■ **Task goal**
Write out again only the lines running from the one that contains "(-2 /9 * (-4)^5) /((((6^1" to the end of the records below, including both the first and the last.

Stored data
────────

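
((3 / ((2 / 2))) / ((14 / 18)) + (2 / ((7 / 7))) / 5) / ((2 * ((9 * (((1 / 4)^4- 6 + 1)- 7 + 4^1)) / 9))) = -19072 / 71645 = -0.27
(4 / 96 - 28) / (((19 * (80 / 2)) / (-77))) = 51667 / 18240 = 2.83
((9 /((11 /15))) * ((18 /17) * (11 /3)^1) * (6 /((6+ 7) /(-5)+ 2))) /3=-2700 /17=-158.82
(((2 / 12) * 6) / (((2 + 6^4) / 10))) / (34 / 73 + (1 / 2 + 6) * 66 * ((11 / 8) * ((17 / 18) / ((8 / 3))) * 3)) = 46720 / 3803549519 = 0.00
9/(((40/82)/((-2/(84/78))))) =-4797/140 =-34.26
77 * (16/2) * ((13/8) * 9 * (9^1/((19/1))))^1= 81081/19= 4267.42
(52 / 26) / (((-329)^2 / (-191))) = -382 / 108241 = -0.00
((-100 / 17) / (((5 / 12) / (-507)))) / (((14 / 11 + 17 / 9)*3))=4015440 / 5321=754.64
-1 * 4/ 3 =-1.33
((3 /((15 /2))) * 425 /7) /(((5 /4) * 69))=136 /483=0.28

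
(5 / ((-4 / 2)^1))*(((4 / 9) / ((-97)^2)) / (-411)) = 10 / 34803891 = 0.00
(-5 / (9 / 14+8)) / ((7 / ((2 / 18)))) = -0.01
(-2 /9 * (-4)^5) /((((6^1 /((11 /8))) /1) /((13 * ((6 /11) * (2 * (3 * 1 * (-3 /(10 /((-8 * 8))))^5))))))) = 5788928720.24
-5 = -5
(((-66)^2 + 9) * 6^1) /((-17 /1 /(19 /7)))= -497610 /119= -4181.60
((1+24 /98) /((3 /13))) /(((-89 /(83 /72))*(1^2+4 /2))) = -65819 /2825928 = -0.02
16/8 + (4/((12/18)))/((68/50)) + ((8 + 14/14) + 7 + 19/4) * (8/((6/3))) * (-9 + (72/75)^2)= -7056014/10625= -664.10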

────────

■ **Answer section**
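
(-2 /9 * (-4)^5) /((((6^1 /((11 /8))) /1) /((13 * ((6 /11) * (2 * (3 * 1 * (-3 /(10 /((-8 * 8))))^5))))))) = 5788928720.24
-5 = -5
(((-66)^2 + 9) * 6^1) /((-17 /1 /(19 /7)))= -497610 /119= -4181.60
((1+24 /98) /((3 /13))) /(((-89 /(83 /72))*(1^2+4 /2))) = -65819 /2825928 = -0.02
16/8 + (4/((12/18)))/((68/50)) + ((8 + 14/14) + 7 + 19/4) * (8/((6/3))) * (-9 + (72/75)^2)= -7056014/10625= -664.10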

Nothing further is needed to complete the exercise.